# Exercise
Please set down every entry below exactly as given.

Stored data:
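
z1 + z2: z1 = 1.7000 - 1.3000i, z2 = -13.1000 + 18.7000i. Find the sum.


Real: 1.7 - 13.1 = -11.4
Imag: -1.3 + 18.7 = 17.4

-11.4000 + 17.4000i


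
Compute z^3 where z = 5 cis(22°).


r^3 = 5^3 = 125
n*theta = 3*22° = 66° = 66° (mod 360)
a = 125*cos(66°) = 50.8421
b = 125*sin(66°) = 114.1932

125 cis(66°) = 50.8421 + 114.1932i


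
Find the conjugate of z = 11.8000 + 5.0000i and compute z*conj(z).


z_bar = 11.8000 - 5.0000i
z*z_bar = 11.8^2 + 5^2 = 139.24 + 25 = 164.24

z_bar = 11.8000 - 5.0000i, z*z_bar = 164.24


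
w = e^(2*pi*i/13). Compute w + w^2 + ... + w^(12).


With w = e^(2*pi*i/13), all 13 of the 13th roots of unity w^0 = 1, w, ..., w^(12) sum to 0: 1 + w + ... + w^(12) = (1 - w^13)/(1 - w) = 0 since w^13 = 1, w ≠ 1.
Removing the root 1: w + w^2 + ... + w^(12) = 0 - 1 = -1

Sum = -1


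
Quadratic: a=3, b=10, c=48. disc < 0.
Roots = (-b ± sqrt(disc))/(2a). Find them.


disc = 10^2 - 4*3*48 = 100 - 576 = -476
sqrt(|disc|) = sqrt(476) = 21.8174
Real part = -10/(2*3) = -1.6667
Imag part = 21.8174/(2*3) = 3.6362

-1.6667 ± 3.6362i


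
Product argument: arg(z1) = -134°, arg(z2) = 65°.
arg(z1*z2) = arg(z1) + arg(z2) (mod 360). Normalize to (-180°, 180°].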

# Exercise output
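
z1 + z2: z1 = 1.7000 - 1.3000i, z2 = -13.1000 + 18.7000i. Find the sum.


Real: 1.7 - 13.1 = -11.4
Imag: -1.3 + 18.7 = 17.4

-11.4000 + 17.4000i


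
Compute z^3 where z = 5 cis(22°).


r^3 = 5^3 = 125
n*theta = 3*22° = 66° = 66° (mod 360)
a = 125*cos(66°) = 50.8421
b = 125*sin(66°) = 114.1932

125 cis(66°) = 50.8421 + 114.1932i


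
Find the conjugate of z = 11.8000 + 5.0000i and compute z*conj(z).


z_bar = 11.8000 - 5.0000i
z*z_bar = 11.8^2 + 5^2 = 139.24 + 25 = 164.24

z_bar = 11.8000 - 5.0000i, z*z_bar = 164.24


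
w = e^(2*pi*i/13). Compute w + w^2 + ... + w^(12).


With w = e^(2*pi*i/13), all 13 of the 13th roots of unity w^0 = 1, w, ..., w^(12) sum to 0: 1 + w + ... + w^(12) = (1 - w^13)/(1 - w) = 0 since w^13 = 1, w ≠ 1.
Removing the root 1: w + w^2 + ... + w^(12) = 0 - 1 = -1

Sum = -1


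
Quadratic: a=3, b=10, c=48. disc < 0.
Roots = (-b ± sqrt(disc))/(2a). Find them.


disc = 10^2 - 4*3*48 = 100 - 576 = -476
sqrt(|disc|) = sqrt(476) = 21.8174
Real part = -10/(2*3) = -1.6667
Imag part = 21.8174/(2*3) = 3.6362

-1.6667 ± 3.6362i


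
Product argument: arg(z1) = -134°, arg(z2) = 65°.
arg(z1*z2) = arg(z1) + arg(z2) (mod 360). Normalize to (-180°, 180°].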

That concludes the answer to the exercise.